## Activity
When the line containing "Of all possible ties among Ursula's" appears in the entries below, begin printing there and stop after the line containing "What is the betweenness"; print each of those lines exactly and no other line.

== Segment start ==

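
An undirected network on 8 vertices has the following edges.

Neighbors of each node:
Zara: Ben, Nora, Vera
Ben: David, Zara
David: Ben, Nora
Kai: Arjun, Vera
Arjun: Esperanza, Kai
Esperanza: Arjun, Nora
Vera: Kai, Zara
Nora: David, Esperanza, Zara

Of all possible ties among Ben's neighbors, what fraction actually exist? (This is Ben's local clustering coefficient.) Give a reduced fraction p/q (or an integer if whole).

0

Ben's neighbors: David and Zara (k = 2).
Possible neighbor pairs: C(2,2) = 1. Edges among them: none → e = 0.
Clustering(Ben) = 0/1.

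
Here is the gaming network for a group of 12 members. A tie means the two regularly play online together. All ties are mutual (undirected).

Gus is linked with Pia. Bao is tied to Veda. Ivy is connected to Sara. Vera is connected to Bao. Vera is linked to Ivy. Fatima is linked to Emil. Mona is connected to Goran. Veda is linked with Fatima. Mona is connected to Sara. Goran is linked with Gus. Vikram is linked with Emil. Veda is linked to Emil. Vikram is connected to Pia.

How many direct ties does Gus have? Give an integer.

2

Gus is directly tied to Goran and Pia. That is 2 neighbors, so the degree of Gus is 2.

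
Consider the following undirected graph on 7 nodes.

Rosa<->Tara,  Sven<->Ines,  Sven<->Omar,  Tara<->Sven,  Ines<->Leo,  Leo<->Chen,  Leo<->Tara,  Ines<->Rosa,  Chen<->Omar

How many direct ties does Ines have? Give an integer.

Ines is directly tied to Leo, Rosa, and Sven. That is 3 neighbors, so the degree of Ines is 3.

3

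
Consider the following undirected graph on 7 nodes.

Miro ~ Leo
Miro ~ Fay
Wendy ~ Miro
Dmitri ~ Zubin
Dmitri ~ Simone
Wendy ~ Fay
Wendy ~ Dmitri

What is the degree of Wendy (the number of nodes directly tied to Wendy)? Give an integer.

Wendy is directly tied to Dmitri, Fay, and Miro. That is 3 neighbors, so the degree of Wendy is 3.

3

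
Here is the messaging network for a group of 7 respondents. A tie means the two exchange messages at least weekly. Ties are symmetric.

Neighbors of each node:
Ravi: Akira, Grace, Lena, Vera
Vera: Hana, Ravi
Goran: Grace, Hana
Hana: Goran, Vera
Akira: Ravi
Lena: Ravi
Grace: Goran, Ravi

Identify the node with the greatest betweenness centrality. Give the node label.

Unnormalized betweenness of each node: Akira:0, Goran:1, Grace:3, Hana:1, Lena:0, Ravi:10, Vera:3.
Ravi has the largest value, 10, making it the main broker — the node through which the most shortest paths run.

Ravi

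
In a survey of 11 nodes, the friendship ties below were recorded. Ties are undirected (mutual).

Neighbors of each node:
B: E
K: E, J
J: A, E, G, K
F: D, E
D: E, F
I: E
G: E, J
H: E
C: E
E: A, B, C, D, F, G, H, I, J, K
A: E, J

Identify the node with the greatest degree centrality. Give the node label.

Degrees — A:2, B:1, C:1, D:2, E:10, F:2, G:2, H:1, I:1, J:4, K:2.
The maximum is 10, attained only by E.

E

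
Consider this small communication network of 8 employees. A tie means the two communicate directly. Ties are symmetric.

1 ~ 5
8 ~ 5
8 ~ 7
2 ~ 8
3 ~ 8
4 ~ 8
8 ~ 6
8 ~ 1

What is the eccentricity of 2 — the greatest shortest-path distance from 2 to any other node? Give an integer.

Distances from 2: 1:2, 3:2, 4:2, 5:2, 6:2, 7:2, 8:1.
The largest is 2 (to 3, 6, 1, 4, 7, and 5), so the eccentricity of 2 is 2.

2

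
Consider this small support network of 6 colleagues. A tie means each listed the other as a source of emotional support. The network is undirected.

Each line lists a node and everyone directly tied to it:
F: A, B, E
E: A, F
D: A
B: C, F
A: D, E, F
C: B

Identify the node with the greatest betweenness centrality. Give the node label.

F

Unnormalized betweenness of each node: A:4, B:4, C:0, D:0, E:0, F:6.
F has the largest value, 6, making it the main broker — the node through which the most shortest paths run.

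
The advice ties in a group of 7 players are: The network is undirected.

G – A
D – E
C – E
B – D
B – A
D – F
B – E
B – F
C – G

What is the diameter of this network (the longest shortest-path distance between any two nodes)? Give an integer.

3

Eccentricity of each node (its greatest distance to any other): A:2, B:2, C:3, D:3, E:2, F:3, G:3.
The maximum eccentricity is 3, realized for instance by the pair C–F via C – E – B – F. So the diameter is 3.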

== Segment end ==
== Segment start ==

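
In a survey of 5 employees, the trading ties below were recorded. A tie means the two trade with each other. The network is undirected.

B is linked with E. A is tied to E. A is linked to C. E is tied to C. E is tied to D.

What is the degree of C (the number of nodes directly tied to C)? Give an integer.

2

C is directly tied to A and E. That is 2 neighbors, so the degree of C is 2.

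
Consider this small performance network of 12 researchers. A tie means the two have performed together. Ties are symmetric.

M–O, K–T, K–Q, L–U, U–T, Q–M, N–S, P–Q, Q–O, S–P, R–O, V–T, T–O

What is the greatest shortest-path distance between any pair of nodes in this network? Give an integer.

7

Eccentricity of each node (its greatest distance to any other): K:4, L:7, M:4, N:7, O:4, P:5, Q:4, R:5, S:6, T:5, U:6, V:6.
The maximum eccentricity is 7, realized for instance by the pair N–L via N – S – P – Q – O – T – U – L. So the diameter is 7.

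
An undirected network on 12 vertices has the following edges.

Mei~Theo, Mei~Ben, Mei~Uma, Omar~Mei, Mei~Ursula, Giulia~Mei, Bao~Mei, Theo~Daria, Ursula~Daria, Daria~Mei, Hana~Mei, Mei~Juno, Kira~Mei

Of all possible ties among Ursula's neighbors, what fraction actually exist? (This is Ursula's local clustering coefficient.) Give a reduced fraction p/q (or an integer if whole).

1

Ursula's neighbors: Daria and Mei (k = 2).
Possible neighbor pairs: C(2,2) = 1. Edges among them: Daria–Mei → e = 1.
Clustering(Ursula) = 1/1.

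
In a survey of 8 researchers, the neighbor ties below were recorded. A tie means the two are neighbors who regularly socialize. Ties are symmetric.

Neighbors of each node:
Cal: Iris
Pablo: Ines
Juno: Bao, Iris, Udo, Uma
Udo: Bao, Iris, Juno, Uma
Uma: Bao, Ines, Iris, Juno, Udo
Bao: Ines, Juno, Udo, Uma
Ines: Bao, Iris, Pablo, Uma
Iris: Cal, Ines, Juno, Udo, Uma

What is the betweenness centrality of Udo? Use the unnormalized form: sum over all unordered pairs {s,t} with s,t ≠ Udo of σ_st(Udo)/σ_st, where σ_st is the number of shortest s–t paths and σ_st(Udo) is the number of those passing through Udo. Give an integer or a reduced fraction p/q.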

== Segment end ==

## Result of this task
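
Of all possible ties among Ursula's neighbors, what fraction actually exist? (This is Ursula's local clustering coefficient.) Give a reduced fraction p/q (or an integer if whole).

1

Ursula's neighbors: Daria and Mei (k = 2).
Possible neighbor pairs: C(2,2) = 1. Edges among them: Daria–Mei → e = 1.
Clustering(Ursula) = 1/1.

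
In a survey of 8 researchers, the neighbor ties below were recorded. A tie means the two are neighbors who regularly socialize. Ties are symmetric.

Neighbors of each node:
Cal: Iris
Pablo: Ines
Juno: Bao, Iris, Udo, Uma
Udo: Bao, Iris, Juno, Uma
Uma: Bao, Ines, Iris, Juno, Udo
Bao: Ines, Juno, Udo, Uma
Ines: Bao, Iris, Pablo, Uma
Iris: Cal, Ines, Juno, Udo, Uma

What is the betweenness centrality of Udo? Use the unnormalized form: sum over all unordered pairs {s,t} with s,t ≠ Udo of σ_st(Udo)/σ_st, where σ_st is the number of shortest s–t paths and σ_st(Udo) is the number of those passing through Udo. Give an integer or a reduced fraction p/q.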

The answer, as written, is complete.